>>>

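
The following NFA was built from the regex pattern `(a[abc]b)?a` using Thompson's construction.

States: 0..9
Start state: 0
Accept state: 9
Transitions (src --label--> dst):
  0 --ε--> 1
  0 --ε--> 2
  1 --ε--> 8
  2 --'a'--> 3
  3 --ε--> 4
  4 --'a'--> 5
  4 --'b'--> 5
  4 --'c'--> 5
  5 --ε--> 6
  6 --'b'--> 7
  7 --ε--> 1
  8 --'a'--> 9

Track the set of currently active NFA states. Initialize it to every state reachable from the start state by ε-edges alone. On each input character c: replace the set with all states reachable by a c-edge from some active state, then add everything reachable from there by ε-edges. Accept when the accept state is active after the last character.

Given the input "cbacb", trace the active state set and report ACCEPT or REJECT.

Answer: REJECT

Steps:
initial (ε-close {0}): {0,1,2,8}
'c' @ 1: {}  — no active states
rest 'bacb' ignored (set empty)
final: {}; accept 9 not in set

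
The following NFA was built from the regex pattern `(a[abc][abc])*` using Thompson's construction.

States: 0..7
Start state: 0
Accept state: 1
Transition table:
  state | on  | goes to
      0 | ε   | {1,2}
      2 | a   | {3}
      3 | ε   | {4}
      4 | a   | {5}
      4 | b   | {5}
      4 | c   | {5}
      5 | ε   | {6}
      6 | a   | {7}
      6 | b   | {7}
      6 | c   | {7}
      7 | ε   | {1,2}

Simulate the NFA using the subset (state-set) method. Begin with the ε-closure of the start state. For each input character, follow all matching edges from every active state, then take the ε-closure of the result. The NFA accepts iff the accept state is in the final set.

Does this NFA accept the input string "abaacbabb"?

start: ε-closure({0}) = {0,1,2}
'a' @ 1: {3,4}
'b' @ 2: {5,6}
'a' @ 3: {1,2,7}  ✓accept
'a' @ 4: {3,4}
'c' @ 5: {5,6}
'b' @ 6: {1,2,7}  ✓accept
'a' @ 7: {3,4}
'b' @ 8: {5,6}
'b' @ 9: {1,2,7}  ✓accept
after full input: {1,2,7}  (accept=1 in)

Answer: ACCEPT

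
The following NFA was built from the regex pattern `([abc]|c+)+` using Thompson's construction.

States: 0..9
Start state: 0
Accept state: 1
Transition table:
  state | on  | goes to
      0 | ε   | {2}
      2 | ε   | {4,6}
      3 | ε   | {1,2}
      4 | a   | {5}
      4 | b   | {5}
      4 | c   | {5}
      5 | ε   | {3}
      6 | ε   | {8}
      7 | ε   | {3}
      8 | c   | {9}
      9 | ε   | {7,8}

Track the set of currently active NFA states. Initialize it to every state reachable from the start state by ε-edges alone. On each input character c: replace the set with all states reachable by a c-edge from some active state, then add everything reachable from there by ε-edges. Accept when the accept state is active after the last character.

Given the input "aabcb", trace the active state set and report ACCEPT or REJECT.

initial (ε-close {0}): {0,2,4,6,8}
'a' @ 1: {1,2,3,4,5,6,8}  [accepting]
'a' @ 2: {1,2,3,4,5,6,8}  [accepting]
'b' @ 3: {1,2,3,4,5,6,8}  [accepting]
'c' @ 4: {1,2,3,4,5,6,7,8,9}  [accepting]
'b' @ 5: {1,2,3,4,5,6,8}  [accepting]
after full input: {1,2,3,4,5,6,8}  (accept=1 in)

Answer: ACCEPT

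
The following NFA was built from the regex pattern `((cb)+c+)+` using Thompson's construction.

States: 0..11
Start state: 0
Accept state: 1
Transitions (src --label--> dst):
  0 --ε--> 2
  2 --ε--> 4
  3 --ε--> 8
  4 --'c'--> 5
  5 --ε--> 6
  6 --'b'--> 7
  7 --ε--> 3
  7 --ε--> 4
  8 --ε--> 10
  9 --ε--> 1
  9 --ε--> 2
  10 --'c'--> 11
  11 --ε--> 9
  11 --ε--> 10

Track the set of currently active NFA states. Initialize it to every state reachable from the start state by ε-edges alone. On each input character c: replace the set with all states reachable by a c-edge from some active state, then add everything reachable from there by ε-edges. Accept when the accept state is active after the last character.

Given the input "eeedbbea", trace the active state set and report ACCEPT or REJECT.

Answer: REJECT

Trace:
S₀ = ε-closure({0}) = {0,2,4}
'e' @ 1: {}  — no active states
rest 'eedbbea' ignored (set empty)
after full input: {}  (accept=1 not in)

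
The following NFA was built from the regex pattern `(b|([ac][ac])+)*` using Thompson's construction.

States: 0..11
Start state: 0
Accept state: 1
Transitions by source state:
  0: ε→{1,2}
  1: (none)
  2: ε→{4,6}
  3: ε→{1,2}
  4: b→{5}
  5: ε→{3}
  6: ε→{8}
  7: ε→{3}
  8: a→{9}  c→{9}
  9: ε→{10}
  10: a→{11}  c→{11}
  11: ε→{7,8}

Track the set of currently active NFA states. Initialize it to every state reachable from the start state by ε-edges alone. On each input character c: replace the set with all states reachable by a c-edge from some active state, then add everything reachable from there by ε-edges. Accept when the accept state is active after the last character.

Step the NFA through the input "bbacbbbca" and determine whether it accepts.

start: ε-closure({0}) = {0,1,2,4,6,8}
'b' @ 1: {1,2,3,4,5,6,8}  [accepting]
'b' @ 2: {1,2,3,4,5,6,8}  [accepting]
'a' @ 3: {9,10}
'c' @ 4: {1,2,3,4,6,7,8,11}  [accepting]
'b' @ 5: {1,2,3,4,5,6,8}  [accepting]
'b' @ 6: {1,2,3,4,5,6,8}  [accepting]
'b' @ 7: {1,2,3,4,5,6,8}  [accepting]
'c' @ 8: {9,10}
'a' @ 9: {1,2,3,4,6,7,8,11}  [accepting]
end set {1,2,3,4,6,7,8,11} — state 1 in

Answer: ACCEPT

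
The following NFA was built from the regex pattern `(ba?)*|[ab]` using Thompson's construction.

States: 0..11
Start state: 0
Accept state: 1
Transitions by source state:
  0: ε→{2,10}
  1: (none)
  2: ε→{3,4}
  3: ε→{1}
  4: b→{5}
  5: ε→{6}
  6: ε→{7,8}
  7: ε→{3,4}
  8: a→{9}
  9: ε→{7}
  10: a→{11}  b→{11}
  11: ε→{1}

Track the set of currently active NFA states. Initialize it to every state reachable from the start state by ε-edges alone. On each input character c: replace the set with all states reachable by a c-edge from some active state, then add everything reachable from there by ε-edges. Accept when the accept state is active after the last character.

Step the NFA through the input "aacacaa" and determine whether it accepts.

S₀ = ε-closure({0}) = {0,1,2,3,4,10}
'a' @ 1: {1,11}  (accept∈set)
'a' @ 2: {}  — state set empty
rest 'cacaa' ignored (set empty)
end set {} — state 1 not in

Answer: REJECT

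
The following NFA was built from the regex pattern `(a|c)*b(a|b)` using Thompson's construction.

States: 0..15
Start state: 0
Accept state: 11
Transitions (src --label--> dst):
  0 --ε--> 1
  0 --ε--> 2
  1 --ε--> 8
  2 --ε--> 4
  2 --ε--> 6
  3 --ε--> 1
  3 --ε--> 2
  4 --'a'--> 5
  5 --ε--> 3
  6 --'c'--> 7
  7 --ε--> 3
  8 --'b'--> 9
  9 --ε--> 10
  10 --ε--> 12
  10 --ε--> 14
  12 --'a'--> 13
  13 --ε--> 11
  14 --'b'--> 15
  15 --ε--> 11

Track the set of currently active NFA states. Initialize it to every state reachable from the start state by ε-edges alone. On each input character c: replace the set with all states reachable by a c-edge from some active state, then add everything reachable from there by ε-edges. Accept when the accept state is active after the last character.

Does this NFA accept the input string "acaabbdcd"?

initial (ε-close {0}): {0,1,2,4,6,8}
'a' @ 1: {1,2,3,4,5,6,8}
'c' @ 2: {1,2,3,4,6,7,8}
'a' @ 3: {1,2,3,4,5,6,8}
'a' @ 4: {1,2,3,4,5,6,8}
'b' @ 5: {9,10,12,14}
'b' @ 6: {11,15}  (accept∈set)
'd' @ 7: {}  — no active states
rest 'cd' ignored (set empty)
after full input: {}  (accept=11 not in)

Answer: REJECT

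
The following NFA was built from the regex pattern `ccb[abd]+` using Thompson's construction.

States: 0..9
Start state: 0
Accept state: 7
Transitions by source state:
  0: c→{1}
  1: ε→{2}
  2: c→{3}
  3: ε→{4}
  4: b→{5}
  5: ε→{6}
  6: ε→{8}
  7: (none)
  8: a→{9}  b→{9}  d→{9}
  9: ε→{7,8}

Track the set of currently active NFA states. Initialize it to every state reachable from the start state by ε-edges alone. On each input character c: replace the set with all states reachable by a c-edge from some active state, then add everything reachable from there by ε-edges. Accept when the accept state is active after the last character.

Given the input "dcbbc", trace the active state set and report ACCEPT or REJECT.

start: ε-closure({0}) = {0}
'd' @ 1: {}  — dead — no transitions
rest 'cbbc' ignored (set empty)
end set {} — state 7 not in

Answer: REJECT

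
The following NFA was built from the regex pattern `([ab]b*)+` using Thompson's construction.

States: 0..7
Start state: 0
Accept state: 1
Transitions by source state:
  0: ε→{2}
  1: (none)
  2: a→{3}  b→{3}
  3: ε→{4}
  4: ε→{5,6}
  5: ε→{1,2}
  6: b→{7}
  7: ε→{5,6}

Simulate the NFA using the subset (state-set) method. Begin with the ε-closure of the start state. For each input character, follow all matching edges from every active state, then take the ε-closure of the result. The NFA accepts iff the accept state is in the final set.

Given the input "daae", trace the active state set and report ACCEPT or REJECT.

Answer: REJECT

Derivation:
S₀ = ε-closure({0}) = {0,2}
'd' @ 1: {}  — state set empty
rest 'aae' ignored (set empty)
final: {}; accept 1 not in set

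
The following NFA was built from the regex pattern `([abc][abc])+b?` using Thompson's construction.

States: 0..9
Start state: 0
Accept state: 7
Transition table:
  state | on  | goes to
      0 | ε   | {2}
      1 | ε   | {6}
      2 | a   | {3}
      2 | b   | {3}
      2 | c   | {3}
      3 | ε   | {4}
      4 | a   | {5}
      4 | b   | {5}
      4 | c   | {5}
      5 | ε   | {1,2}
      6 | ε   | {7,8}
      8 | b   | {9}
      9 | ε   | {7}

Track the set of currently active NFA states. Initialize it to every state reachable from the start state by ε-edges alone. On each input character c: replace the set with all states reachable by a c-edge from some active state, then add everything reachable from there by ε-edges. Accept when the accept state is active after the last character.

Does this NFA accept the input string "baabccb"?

start: ε-closure({0}) = {0,2}
'b' @ 1: {3,4}
'a' @ 2: {1,2,5,6,7,8}  ✓accept
'a' @ 3: {3,4}
'b' @ 4: {1,2,5,6,7,8}  ✓accept
'c' @ 5: {3,4}
'c' @ 6: {1,2,5,6,7,8}  ✓accept
'b' @ 7: {3,4,7,9}  ✓accept
after full input: {3,4,7,9}  (accept=7 in)

Answer: ACCEPT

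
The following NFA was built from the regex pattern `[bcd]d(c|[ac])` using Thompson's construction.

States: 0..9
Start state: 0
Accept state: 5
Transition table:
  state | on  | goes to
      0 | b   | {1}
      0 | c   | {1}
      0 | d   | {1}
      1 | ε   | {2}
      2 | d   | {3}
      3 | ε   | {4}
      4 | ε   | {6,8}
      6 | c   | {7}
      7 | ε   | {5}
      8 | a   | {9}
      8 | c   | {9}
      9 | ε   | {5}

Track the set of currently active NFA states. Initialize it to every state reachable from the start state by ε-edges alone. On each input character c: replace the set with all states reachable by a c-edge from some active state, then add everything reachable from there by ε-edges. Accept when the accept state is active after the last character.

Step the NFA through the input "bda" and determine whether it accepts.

Answer: ACCEPT

Steps:
S₀ = ε-closure({0}) = {0}
'b' @ 1: {1,2}
'd' @ 2: {3,4,6,8}
'a' @ 3: {5,9}  ✓accept
end set {5,9} — state 5 in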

<<<

Required action => Across the entries above, find the lines with the string "construction" and copy them.

Task response =>
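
The following NFA was built from the regex pattern `(a[abc]b)?a` using Thompson's construction.
The following NFA was built from the regex pattern `(a[abc][abc])*` using Thompson's construction.
The following NFA was built from the regex pattern `([abc]|c+)+` using Thompson's construction.
The following NFA was built from the regex pattern `((cb)+c+)+` using Thompson's construction.
The following NFA was built from the regex pattern `(b|([ac][ac])+)*` using Thompson's construction.
The following NFA was built from the regex pattern `(ba?)*|[ab]` using Thompson's construction.
The following NFA was built from the regex pattern `(a|c)*b(a|b)` using Thompson's construction.
The following NFA was built from the regex pattern `ccb[abd]+` using Thompson's construction.
The following NFA was built from the regex pattern `([ab]b*)+` using Thompson's construction.
The following NFA was built from the regex pattern `([abc][abc])+b?` using Thompson's construction.
The following NFA was built from the regex pattern `[bcd]d(c|[ac])` using Thompson's construction.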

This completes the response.